Data records

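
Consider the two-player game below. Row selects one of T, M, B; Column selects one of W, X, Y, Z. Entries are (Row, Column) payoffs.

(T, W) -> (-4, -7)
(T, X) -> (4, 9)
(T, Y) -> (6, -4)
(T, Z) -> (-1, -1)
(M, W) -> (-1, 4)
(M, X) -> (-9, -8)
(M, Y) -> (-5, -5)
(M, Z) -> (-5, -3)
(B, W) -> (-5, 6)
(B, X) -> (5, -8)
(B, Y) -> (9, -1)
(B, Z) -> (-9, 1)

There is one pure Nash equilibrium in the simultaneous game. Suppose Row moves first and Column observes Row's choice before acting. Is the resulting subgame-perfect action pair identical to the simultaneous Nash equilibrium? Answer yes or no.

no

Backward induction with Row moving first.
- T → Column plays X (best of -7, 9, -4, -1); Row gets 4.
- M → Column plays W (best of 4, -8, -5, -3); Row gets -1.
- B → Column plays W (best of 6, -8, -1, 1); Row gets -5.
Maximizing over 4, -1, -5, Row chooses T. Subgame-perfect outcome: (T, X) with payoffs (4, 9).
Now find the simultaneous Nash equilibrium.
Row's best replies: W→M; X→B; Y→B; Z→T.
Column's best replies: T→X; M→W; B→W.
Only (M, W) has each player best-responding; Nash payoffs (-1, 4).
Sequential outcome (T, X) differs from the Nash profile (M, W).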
...
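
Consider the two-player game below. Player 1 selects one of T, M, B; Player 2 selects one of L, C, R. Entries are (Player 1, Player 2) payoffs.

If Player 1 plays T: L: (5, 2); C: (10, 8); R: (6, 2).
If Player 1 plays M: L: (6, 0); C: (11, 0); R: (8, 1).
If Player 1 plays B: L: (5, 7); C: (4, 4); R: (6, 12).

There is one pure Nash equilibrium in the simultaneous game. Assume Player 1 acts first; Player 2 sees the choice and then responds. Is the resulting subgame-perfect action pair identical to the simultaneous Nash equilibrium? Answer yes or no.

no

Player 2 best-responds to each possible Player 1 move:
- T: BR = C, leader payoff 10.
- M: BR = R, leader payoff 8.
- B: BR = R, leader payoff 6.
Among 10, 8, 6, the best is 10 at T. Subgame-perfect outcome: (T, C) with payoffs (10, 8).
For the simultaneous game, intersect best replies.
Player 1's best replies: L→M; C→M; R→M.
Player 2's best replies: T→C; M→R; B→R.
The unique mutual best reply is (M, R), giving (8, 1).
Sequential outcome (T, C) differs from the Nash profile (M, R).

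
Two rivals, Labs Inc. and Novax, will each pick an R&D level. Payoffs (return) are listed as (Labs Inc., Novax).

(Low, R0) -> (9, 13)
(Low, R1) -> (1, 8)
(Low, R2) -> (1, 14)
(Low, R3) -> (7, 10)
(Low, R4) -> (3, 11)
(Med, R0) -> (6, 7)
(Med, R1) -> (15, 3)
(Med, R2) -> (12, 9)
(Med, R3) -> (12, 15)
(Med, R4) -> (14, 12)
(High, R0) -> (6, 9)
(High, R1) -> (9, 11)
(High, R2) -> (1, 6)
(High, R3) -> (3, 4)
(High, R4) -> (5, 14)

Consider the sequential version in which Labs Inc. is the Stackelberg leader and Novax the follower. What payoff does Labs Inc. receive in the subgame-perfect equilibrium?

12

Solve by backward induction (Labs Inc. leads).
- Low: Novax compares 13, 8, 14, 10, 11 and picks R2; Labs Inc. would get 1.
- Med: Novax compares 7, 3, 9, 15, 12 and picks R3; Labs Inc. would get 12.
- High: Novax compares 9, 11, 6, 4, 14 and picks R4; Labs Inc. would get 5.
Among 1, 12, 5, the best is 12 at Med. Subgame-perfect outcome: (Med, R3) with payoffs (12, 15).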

§ **What to do**: For every line above that has "selects" in it, copy the line.

§ **Result of this task**:
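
Consider the two-player game below. Row selects one of T, M, B; Column selects one of W, X, Y, Z. Entries are (Row, Column) payoffs.
Consider the two-player game below. Player 1 selects one of T, M, B; Player 2 selects one of L, C, R. Entries are (Player 1, Player 2) payoffs.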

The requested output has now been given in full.